### THE INPUT
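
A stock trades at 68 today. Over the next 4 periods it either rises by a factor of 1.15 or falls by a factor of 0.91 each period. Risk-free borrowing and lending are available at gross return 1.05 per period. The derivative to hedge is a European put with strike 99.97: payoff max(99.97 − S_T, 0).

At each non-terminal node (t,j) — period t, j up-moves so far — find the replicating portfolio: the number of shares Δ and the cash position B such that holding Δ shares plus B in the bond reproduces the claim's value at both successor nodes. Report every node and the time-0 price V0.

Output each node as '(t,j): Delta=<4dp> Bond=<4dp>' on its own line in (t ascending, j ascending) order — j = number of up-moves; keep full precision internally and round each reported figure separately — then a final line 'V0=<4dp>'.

Risk-neutral probability p* = (R−d)/(u−d) = (1.05−0.91)/(1.15−0.91) = 0.5833.
Payoff layer (t=4): V(4,0)=53.3390, V(4,1)=41.0407, V(4,2)=25.4990, V(4,3)=5.8583, V(4,4)=0.0000
  t=3,j=0: stock 51.2428 → up 58.9293 (V=41.0407), down 46.6310 (V=53.3390). Price 43.9667; hedge Δ=-1.0000, bond B=95.2095.
  t=3,j=1: stock 64.7574 → up 74.4710 (V=25.4990), down 58.9293 (V=41.0407). Price 30.4521; hedge Δ=-1.0000, bond B=95.2095.
  t=3,j=2: stock 81.8363 → up 94.1117 (V=5.8583), down 74.4710 (V=25.4990). Price 13.3732; hedge Δ=-1.0000, bond B=95.2095.
  t=3,j=3: stock 103.4195 → up 118.9324 (V=0.0000), down 94.1117 (V=5.8583). Price 2.3247; hedge Δ=-0.2360, bond B=26.7341.
  t=2,j=0: stock 56.3108 → up 64.7574 (V=30.4521), down 51.2428 (V=43.9667). Price 34.3649; hedge Δ=-1.0000, bond B=90.6757.
  t=2,j=1: stock 71.1620 → up 81.8363 (V=13.3732), down 64.7574 (V=30.4521). Price 19.5137; hedge Δ=-1.0000, bond B=90.6757.
  t=2,j=2: stock 89.9300 → up 103.4195 (V=2.3247), down 81.8363 (V=13.3732). Price 6.5983; hedge Δ=-0.5119, bond B=52.6338.
  t=1,j=0: stock 61.8800 → up 71.1620 (V=19.5137), down 56.3108 (V=34.3649). Price 24.4778; hedge Δ=-1.0000, bond B=86.3578.
  t=1,j=1: stock 78.2000 → up 89.9300 (V=6.5983), down 71.1620 (V=19.5137). Price 11.4093; hedge Δ=-0.6882, bond B=65.2235.
  t=0,j=0: stock 68.0000 → up 78.2000 (V=11.4093), down 61.8800 (V=24.4778). Price 16.0519; hedge Δ=-0.8008, bond B=70.5042.
The time-0 hedge costs 16.0519, which is the no-arbitrage price.

(0,0): Delta=-0.8008 Bond=70.5042
(1,0): Delta=-1.0000 Bond=86.3578
(1,1): Delta=-0.6882 Bond=65.2235
(2,0): Delta=-1.0000 Bond=90.6757
(2,1): Delta=-1.0000 Bond=90.6757
(2,2): Delta=-0.5119 Bond=52.6338
(3,0): Delta=-1.0000 Bond=95.2095
(3,1): Delta=-1.0000 Bond=95.2095
(3,2): Delta=-1.0000 Bond=95.2095
(3,3): Delta=-0.2360 Bond=26.7341
V0=16.0519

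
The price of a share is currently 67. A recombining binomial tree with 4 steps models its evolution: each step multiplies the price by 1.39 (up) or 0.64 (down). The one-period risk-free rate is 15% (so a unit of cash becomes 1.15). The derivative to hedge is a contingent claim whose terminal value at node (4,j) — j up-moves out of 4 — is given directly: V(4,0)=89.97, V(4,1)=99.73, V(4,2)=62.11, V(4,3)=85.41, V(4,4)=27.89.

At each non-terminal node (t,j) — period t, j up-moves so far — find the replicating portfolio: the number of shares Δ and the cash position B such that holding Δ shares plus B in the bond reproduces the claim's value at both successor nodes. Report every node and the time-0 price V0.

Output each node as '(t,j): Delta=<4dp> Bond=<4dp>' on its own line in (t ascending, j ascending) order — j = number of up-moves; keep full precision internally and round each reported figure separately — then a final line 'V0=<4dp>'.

Risk-neutral probability p* = (R−d)/(u−d) = (1.15−0.64)/(1.39−0.64) = 0.6800.
Terminal values V(4,·): V(4,0)=89.9700, V(4,1)=99.7300, V(4,2)=62.1100, V(4,3)=85.4100, V(4,4)=27.8900
Node (3,0) S=17.5636: V=(p*·99.7300+(1−p*)·89.9700)/1.15=84.0059; Δ=(99.7300−89.9700)/(24.4135−11.2407)=0.7409; B=V−Δ·S=70.9926
Node (3,1) S=38.1460: V=(p*·62.1100+(1−p*)·99.7300)/1.15=64.4769; Δ=(62.1100−99.7300)/(53.0230−24.4135)=-1.3149; B=V−Δ·S=114.6369
Node (3,2) S=82.8484: V=(p*·85.4100+(1−p*)·62.1100)/1.15=67.7861; Δ=(85.4100−62.1100)/(115.1593−53.0230)=0.3750; B=V−Δ·S=36.7194
Node (3,3) S=179.9365: V=(p*·27.8900+(1−p*)·85.4100)/1.15=40.2577; Δ=(27.8900−85.4100)/(250.1117−115.1593)=-0.4262; B=V−Δ·S=116.9511
Node (2,0) S=27.4432: V=(p*·64.4769+(1−p*)·84.0059)/1.15=61.5010; Δ=(64.4769−84.0059)/(38.1460−17.5636)=-0.9488; B=V−Δ·S=87.5397
Node (2,1) S=59.6032: V=(p*·67.7861+(1−p*)·64.4769)/1.15=58.0236; Δ=(67.7861−64.4769)/(82.8484−38.1460)=0.0740; B=V−Δ·S=53.6113
Node (2,2) S=129.4507: V=(p*·40.2577+(1−p*)·67.7861)/1.15=42.6668; Δ=(40.2577−67.7861)/(179.9365−82.8484)=-0.2835; B=V−Δ·S=79.3713
Node (1,0) S=42.8800: V=(p*·58.0236+(1−p*)·61.5010)/1.15=51.4229; Δ=(58.0236−61.5010)/(59.6032−27.4432)=-0.1081; B=V−Δ·S=56.0595
Node (1,1) S=93.1300: V=(p*·42.6668+(1−p*)·58.0236)/1.15=41.3748; Δ=(42.6668−58.0236)/(129.4507−59.6032)=-0.2199; B=V−Δ·S=61.8505
Node (0,0) S=67.0000: V=(p*·41.3748+(1−p*)·51.4229)/1.15=38.7741; Δ=(41.3748−51.4229)/(93.1300−42.8800)=-0.2000; B=V−Δ·S=52.1716
Check: Δ(0,0)·S0 + B(0,0) = 38.7741 = V0.

(0,0): Delta=-0.2000 Bond=52.1716
(1,0): Delta=-0.1081 Bond=56.0595
(1,1): Delta=-0.2199 Bond=61.8505
(2,0): Delta=-0.9488 Bond=87.5397
(2,1): Delta=0.0740 Bond=53.6113
(2,2): Delta=-0.2835 Bond=79.3713
(3,0): Delta=0.7409 Bond=70.9926
(3,1): Delta=-1.3149 Bond=114.6369
(3,2): Delta=0.3750 Bond=36.7194
(3,3): Delta=-0.4262 Bond=116.9511
V0=38.7741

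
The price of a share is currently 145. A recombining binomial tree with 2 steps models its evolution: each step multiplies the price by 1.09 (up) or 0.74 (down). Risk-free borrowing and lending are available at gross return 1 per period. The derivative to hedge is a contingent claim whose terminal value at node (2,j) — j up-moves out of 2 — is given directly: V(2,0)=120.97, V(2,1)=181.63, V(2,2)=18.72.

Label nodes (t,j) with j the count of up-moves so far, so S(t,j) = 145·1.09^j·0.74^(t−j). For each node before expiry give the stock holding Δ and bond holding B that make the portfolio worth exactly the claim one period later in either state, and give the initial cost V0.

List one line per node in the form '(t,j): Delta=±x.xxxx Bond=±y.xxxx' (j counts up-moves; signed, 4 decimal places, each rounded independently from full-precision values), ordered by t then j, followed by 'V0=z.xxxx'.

(0,0): Delta=-2.0773 Bond=388.9209
(1,0): Delta=1.6152 Bond=-7.2826
(1,1): Delta=-2.9450 Bond=526.0683
V0=87.7193

Under the risk-neutral measure, an up-move has probability p* = (R−d)/(u−d) = 0.7429 and values discount at R = 1.
Terminal payoffs: V(2,0)=120.9700, V(2,1)=181.6300, V(2,2)=18.7200
  t=1,j=0: stock 107.3000 → up 116.9570 (V=181.6300), down 79.4020 (V=120.9700). Price 166.0317; hedge Δ=1.6152, bond B=-7.2826.
  t=1,j=1: stock 158.0500 → up 172.2745 (V=18.7200), down 116.9570 (V=181.6300). Price 60.6111; hedge Δ=-2.9450, bond B=526.0683.
  t=0,j=0: stock 145.0000 → up 158.0500 (V=60.6111), down 107.3000 (V=166.0317). Price 87.7193; hedge Δ=-2.0773, bond B=388.9209.
Self-financing check: at every node Δ·S+B equals the discounted successor values.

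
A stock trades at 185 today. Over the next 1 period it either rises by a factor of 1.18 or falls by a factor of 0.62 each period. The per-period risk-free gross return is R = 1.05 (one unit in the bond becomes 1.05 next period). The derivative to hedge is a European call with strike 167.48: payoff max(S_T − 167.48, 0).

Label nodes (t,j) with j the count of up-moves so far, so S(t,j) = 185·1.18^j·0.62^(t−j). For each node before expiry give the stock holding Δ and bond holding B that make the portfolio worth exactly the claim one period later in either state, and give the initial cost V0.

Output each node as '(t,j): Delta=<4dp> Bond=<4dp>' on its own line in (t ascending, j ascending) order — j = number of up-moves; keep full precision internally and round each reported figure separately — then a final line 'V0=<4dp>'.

(0,0): Delta=0.4905 Bond=-53.5857
V0=37.1643

No-arbitrage ⇒ martingale measure with p* = (R−d)/(u−d) = 0.7679.
At expiry t=1: V(1,0)=0.0000, V(1,1)=50.8200
(0,0): S=185.0000. Δ = (V_up−V_dn)/(S_up−S_dn) = (50.8200−0.0000)/(218.3000−114.7000) = 0.4905. V = [p*·50.8200 + (1−p*)·0.0000]/1.05 = 37.1643. B = V − Δ·S = -53.5857.
Check: Δ(0,0)·S0 + B(0,0) = 37.1643 = V0.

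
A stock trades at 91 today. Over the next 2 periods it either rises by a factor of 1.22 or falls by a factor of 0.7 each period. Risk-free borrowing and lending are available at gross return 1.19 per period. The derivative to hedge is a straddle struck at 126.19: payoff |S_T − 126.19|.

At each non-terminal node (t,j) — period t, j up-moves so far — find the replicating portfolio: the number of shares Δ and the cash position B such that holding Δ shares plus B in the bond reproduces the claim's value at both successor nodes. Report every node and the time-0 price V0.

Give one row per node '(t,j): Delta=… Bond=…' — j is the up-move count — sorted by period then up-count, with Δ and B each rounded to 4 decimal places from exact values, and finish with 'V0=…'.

Since d<R<u, set p* = (R−d)/(u−d) = 0.9423; price each node as the discounted p*-expectation of its children.
Terminal payoffs: V(2,0)=81.6000, V(2,1)=48.4760, V(2,2)=9.2544
(1,0): S=63.7000. Δ = (V_up−V_dn)/(S_up−S_dn) = (48.4760−81.6000)/(77.7140−44.5900) = -1.0000. V = [p*·48.4760 + (1−p*)·81.6000]/1.19 = 42.3420. B = V − Δ·S = 106.0420.
(1,1): S=111.0200. Δ = (V_up−V_dn)/(S_up−S_dn) = (9.2544−48.4760)/(135.4444−77.7140) = -0.6794. V = [p*·9.2544 + (1−p*)·48.4760]/1.19 = 9.6783. B = V − Δ·S = 85.1045.
(0,0): S=91.0000. Δ = (V_up−V_dn)/(S_up−S_dn) = (9.6783−42.3420)/(111.0200−63.7000) = -0.6903. V = [p*·9.6783 + (1−p*)·42.3420]/1.19 = 9.7166. B = V − Δ·S = 72.5314.
Check: Δ(0,0)·S0 + B(0,0) = 9.7166 = V0.

(0,0): Delta=-0.6903 Bond=72.5314
(1,0): Delta=-1.0000 Bond=106.0420
(1,1): Delta=-0.6794 Bond=85.1045
V0=9.7166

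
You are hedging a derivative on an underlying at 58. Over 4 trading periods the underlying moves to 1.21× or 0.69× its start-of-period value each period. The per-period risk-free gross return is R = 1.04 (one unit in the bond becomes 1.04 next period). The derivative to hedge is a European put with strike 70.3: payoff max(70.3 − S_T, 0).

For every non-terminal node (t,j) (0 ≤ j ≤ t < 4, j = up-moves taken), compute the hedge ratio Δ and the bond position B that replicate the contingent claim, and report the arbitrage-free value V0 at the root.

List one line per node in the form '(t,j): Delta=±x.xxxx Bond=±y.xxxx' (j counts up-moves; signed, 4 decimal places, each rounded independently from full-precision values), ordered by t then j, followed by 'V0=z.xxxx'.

Since d<R<u, set p* = (R−d)/(u−d) = 0.6731; price each node as the discounted p*-expectation of its children.
Payoff layer (t=4): V(4,0)=57.1531, V(4,1)=47.2452, V(4,2)=29.8706, V(4,3)=0.0000, V(4,4)=0.0000
  t=3,j=0: stock 19.0535 → up 23.0548 (V=47.2452), down 13.1469 (V=57.1531). Price 48.5426; hedge Δ=-1.0000, bond B=67.5962.
  t=3,j=1: stock 33.4127 → up 40.4294 (V=29.8706), down 23.0548 (V=47.2452). Price 34.1835; hedge Δ=-1.0000, bond B=67.5962.
  t=3,j=2: stock 58.5933 → up 70.8979 (V=0.0000), down 40.4294 (V=29.8706). Price 9.3898; hedge Δ=-0.9804, bond B=66.8333.
  t=3,j=3: stock 102.7505 → up 124.3282 (V=0.0000), down 70.8979 (V=0.0000). Price 0.0000; hedge Δ=0.0000, bond B=0.0000.
  t=2,j=0: stock 27.6138 → up 33.4127 (V=34.1835), down 19.0535 (V=48.5426). Price 37.3825; hedge Δ=-1.0000, bond B=64.9963.
  t=2,j=1: stock 48.4242 → up 58.5933 (V=9.3898), down 33.4127 (V=34.1835). Price 16.8225; hedge Δ=-0.9846, bond B=64.5026.
  t=2,j=2: stock 84.9178 → up 102.7505 (V=0.0000), down 58.5933 (V=9.3898). Price 2.9517; hedge Δ=-0.2126, bond B=21.0090.
  t=1,j=0: stock 40.0200 → up 48.4242 (V=16.8225), down 27.6138 (V=37.3825). Price 22.6385; hedge Δ=-0.9880, bond B=62.1769.
  t=1,j=1: stock 70.1800 → up 84.9178 (V=2.9517), down 48.4242 (V=16.8225). Price 7.1984; hedge Δ=-0.3801, bond B=33.8731.
  t=0,j=0: stock 58.0000 → up 70.1800 (V=7.1984), down 40.0200 (V=22.6385). Price 11.7752; hedge Δ=-0.5119, bond B=41.4676.
Self-financing check: at every node Δ·S+B equals the discounted successor values.

(0,0): Delta=-0.5119 Bond=41.4676
(1,0): Delta=-0.9880 Bond=62.1769
(1,1): Delta=-0.3801 Bond=33.8731
(2,0): Delta=-1.0000 Bond=64.9963
(2,1): Delta=-0.9846 Bond=64.5026
(2,2): Delta=-0.2126 Bond=21.0090
(3,0): Delta=-1.0000 Bond=67.5962
(3,1): Delta=-1.0000 Bond=67.5962
(3,2): Delta=-0.9804 Bond=66.8333
(3,3): Delta=0.0000 Bond=0.0000
V0=11.7752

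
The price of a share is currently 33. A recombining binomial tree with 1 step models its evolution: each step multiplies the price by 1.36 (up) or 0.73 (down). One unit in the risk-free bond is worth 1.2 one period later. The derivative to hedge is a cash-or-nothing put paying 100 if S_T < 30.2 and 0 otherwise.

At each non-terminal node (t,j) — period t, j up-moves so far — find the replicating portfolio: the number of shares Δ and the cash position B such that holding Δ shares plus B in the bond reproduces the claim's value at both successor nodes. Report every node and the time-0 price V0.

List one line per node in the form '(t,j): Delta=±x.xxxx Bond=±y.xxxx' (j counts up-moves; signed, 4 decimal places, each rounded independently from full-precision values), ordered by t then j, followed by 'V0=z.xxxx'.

The replicating-portfolio and risk-neutral prices coincide; use p* = (1.2−0.73)/(1.36−0.73) = 0.7460 for the latter.
Payoff layer (t=1): V(1,0)=100.0000, V(1,1)=0.0000
(0,0): S=33.0000. Δ = (V_up−V_dn)/(S_up−S_dn) = (0.0000−100.0000)/(44.8800−24.0900) = -4.8100. V = [p*·0.0000 + (1−p*)·100.0000]/1.2 = 21.1640. B = V − Δ·S = 179.8942.
Check: Δ(0,0)·S0 + B(0,0) = 21.1640 = V0.

(0,0): Delta=-4.8100 Bond=179.8942
V0=21.1640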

### ASSIGNED TASK
A single number, please: the count of lines above that contain the string "state".

### SOLUTION
2